_EXERCISE PROMPT_.
Your task is to output the entries below word for word.

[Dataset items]
== Segment start ==
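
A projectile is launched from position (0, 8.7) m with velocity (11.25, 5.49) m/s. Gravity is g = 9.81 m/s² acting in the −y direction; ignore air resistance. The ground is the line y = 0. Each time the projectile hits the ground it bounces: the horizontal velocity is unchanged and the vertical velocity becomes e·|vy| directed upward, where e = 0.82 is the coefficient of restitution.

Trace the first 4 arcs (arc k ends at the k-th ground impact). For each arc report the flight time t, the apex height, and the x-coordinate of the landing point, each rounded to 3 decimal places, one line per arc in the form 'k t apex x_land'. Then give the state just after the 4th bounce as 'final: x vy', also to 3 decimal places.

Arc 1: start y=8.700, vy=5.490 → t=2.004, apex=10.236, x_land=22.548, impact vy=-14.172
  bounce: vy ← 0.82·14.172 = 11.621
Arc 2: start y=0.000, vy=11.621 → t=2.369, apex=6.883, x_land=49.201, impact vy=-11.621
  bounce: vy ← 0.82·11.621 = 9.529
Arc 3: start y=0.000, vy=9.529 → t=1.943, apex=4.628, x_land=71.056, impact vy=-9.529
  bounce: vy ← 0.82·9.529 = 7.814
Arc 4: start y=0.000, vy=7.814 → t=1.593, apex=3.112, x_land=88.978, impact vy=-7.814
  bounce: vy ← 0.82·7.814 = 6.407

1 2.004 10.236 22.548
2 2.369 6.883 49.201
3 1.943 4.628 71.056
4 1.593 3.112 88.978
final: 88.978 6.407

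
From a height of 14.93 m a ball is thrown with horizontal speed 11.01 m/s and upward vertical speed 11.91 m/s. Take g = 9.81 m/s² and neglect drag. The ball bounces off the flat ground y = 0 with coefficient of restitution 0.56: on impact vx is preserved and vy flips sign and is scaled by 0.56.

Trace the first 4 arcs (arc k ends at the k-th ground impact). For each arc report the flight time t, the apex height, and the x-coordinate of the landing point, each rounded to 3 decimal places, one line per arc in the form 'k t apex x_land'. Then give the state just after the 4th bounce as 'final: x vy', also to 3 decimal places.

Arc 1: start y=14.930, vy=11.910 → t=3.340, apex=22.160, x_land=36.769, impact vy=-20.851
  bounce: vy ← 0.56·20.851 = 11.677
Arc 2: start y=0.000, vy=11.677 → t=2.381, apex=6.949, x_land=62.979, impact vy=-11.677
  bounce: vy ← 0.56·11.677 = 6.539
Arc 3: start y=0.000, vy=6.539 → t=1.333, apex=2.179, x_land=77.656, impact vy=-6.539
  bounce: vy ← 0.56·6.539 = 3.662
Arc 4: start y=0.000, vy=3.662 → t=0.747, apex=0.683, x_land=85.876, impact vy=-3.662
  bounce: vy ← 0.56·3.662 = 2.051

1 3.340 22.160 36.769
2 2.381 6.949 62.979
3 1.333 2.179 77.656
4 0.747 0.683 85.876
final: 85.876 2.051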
== Segment end ==
_COMPLETED EXERCISE_.
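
A projectile is launched from position (0, 8.7) m with velocity (11.25, 5.49) m/s. Gravity is g = 9.81 m/s² acting in the −y direction; ignore air resistance. The ground is the line y = 0. Each time the projectile hits the ground it bounces: the horizontal velocity is unchanged and the vertical velocity becomes e·|vy| directed upward, where e = 0.82 is the coefficient of restitution.

Trace the first 4 arcs (arc k ends at the k-th ground impact). For each arc report the flight time t, the apex height, and the x-coordinate of the landing point, each rounded to 3 decimal places, one line per arc in the form 'k t apex x_land'. Then give the state just after the 4th bounce as 'final: x vy', also to 3 decimal places.

Arc 1: start y=8.700, vy=5.490 → t=2.004, apex=10.236, x_land=22.548, impact vy=-14.172
  bounce: vy ← 0.82·14.172 = 11.621
Arc 2: start y=0.000, vy=11.621 → t=2.369, apex=6.883, x_land=49.201, impact vy=-11.621
  bounce: vy ← 0.82·11.621 = 9.529
Arc 3: start y=0.000, vy=9.529 → t=1.943, apex=4.628, x_land=71.056, impact vy=-9.529
  bounce: vy ← 0.82·9.529 = 7.814
Arc 4: start y=0.000, vy=7.814 → t=1.593, apex=3.112, x_land=88.978, impact vy=-7.814
  bounce: vy ← 0.82·7.814 = 6.407

1 2.004 10.236 22.548
2 2.369 6.883 49.201
3 1.943 4.628 71.056
4 1.593 3.112 88.978
final: 88.978 6.407

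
From a height of 14.93 m a ball is thrown with horizontal speed 11.01 m/s and upward vertical speed 11.91 m/s. Take g = 9.81 m/s² and neglect drag. The ball bounces off the flat ground y = 0 with coefficient of restitution 0.56: on impact vx is preserved and vy flips sign and is scaled by 0.56.

Trace the first 4 arcs (arc k ends at the k-th ground impact). For each arc report the flight time t, the apex height, and the x-coordinate of the landing point, each rounded to 3 decimal places, one line per arc in the form 'k t apex x_land'. Then give the state just after the 4th bounce as 'final: x vy', also to 3 decimal places.

Arc 1: start y=14.930, vy=11.910 → t=3.340, apex=22.160, x_land=36.769, impact vy=-20.851
  bounce: vy ← 0.56·20.851 = 11.677
Arc 2: start y=0.000, vy=11.677 → t=2.381, apex=6.949, x_land=62.979, impact vy=-11.677
  bounce: vy ← 0.56·11.677 = 6.539
Arc 3: start y=0.000, vy=6.539 → t=1.333, apex=2.179, x_land=77.656, impact vy=-6.539
  bounce: vy ← 0.56·6.539 = 3.662
Arc 4: start y=0.000, vy=3.662 → t=0.747, apex=0.683, x_land=85.876, impact vy=-3.662
  bounce: vy ← 0.56·3.662 = 2.051

1 3.340 22.160 36.769
2 2.381 6.949 62.979
3 1.333 2.179 77.656
4 0.747 0.683 85.876
final: 85.876 2.051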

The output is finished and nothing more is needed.